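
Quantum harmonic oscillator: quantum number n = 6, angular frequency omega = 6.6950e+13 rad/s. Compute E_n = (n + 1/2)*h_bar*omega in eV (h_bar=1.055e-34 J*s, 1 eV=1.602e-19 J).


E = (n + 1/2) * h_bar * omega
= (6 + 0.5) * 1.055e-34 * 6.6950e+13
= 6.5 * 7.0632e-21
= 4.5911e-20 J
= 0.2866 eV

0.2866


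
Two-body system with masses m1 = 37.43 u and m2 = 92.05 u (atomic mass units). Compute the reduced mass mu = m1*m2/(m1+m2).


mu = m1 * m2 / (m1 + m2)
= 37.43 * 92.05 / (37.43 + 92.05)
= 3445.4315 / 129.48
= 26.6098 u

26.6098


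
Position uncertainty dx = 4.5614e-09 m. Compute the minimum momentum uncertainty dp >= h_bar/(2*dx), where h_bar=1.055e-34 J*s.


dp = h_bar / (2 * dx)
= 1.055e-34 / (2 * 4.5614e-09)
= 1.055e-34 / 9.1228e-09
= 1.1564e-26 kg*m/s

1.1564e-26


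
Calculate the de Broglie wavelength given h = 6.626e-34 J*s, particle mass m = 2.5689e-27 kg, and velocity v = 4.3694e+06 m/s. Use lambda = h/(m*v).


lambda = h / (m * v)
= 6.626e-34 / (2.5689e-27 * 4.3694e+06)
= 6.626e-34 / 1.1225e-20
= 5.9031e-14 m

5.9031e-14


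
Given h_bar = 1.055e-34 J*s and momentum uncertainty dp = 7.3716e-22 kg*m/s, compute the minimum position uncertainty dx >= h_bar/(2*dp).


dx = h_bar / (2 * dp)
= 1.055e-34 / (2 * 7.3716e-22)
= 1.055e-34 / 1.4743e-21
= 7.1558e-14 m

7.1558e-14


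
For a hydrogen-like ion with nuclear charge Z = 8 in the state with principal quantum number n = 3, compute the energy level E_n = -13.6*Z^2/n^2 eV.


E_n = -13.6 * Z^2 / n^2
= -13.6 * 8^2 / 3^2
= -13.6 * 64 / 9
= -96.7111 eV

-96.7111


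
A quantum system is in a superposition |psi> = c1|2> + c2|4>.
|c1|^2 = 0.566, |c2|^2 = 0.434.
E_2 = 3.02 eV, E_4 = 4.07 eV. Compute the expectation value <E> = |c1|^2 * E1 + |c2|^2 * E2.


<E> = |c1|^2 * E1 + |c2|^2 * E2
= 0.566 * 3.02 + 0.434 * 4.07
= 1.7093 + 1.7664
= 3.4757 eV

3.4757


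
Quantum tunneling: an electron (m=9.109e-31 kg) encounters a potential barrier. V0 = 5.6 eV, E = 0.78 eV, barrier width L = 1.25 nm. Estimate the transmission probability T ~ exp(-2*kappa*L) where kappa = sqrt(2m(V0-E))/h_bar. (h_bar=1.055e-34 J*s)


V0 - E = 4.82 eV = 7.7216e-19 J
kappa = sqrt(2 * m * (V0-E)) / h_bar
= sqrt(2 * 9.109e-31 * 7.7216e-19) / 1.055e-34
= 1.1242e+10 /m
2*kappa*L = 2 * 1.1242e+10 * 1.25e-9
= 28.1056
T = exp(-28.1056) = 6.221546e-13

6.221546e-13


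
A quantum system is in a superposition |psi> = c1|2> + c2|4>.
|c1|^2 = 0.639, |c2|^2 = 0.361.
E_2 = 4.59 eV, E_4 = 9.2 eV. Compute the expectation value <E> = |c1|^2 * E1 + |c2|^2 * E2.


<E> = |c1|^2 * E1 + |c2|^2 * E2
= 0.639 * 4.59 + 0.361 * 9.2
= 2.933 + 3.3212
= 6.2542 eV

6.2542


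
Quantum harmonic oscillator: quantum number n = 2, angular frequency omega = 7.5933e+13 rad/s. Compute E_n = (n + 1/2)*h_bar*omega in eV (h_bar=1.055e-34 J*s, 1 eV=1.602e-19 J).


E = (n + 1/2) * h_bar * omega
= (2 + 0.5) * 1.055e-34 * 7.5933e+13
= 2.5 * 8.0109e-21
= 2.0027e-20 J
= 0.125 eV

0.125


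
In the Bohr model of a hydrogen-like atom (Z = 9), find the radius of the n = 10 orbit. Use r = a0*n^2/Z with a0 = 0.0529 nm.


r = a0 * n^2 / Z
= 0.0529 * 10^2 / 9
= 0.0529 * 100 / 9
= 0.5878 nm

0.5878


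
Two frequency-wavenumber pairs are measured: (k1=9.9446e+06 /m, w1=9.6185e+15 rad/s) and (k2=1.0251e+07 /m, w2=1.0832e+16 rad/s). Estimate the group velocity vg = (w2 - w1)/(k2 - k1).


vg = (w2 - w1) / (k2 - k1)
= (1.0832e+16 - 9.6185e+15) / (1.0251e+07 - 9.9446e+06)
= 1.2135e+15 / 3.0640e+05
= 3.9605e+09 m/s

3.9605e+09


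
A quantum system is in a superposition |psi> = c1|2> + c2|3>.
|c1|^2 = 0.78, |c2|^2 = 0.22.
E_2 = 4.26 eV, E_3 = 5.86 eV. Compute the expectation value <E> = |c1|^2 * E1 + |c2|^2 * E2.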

_Task prompt:_ Return, with no change at all, every line in the entries above from the line containing "E_2 = 3.02 eV, E_4" through the line containing "0.639, |c2|^2 = 0.361.".

_Answer to this exercise:_
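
E_2 = 3.02 eV, E_4 = 4.07 eV. Compute the expectation value <E> = |c1|^2 * E1 + |c2|^2 * E2.


<E> = |c1|^2 * E1 + |c2|^2 * E2
= 0.566 * 3.02 + 0.434 * 4.07
= 1.7093 + 1.7664
= 3.4757 eV

3.4757


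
Quantum tunneling: an electron (m=9.109e-31 kg) encounters a potential barrier. V0 = 5.6 eV, E = 0.78 eV, barrier width L = 1.25 nm. Estimate the transmission probability T ~ exp(-2*kappa*L) where kappa = sqrt(2m(V0-E))/h_bar. (h_bar=1.055e-34 J*s)


V0 - E = 4.82 eV = 7.7216e-19 J
kappa = sqrt(2 * m * (V0-E)) / h_bar
= sqrt(2 * 9.109e-31 * 7.7216e-19) / 1.055e-34
= 1.1242e+10 /m
2*kappa*L = 2 * 1.1242e+10 * 1.25e-9
= 28.1056
T = exp(-28.1056) = 6.221546e-13

6.221546e-13


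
A quantum system is in a superposition |psi> = c1|2> + c2|4>.
|c1|^2 = 0.639, |c2|^2 = 0.361.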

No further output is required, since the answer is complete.